■ What is expected
Note each line of the entries that includes "labeled". Then copy those lines.

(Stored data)

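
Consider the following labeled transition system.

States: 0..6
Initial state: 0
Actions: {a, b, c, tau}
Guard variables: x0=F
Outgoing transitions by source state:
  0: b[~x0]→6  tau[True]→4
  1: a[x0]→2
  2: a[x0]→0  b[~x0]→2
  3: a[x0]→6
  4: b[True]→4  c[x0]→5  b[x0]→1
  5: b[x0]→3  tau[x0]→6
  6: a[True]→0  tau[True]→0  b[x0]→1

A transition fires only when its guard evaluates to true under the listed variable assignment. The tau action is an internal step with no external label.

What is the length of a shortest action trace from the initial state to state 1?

BFS to 1:
  depth 0: {0}
  depth 1: {4,6}
1 never appears.

Answer: UNREACHABLE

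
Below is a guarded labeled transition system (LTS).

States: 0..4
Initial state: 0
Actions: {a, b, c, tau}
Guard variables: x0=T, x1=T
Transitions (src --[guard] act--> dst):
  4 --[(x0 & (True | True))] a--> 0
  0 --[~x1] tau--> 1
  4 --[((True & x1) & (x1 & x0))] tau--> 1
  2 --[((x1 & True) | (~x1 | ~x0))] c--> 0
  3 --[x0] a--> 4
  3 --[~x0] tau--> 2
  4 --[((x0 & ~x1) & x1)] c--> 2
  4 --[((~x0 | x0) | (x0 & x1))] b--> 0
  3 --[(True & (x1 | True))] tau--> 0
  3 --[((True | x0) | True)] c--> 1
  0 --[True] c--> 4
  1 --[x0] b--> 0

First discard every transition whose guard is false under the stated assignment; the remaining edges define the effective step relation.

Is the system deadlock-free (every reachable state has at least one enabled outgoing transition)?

Answer: DEADLOCK-FREE

Analysis:
R = {0,1,4}
  0: c→4  [1 out]
  1: b→0  [1 out]
  4: a→0  b→0  tau→1  [3 out]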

■ Your response
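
Consider the following labeled transition system.
Below is a guarded labeled transition system (LTS).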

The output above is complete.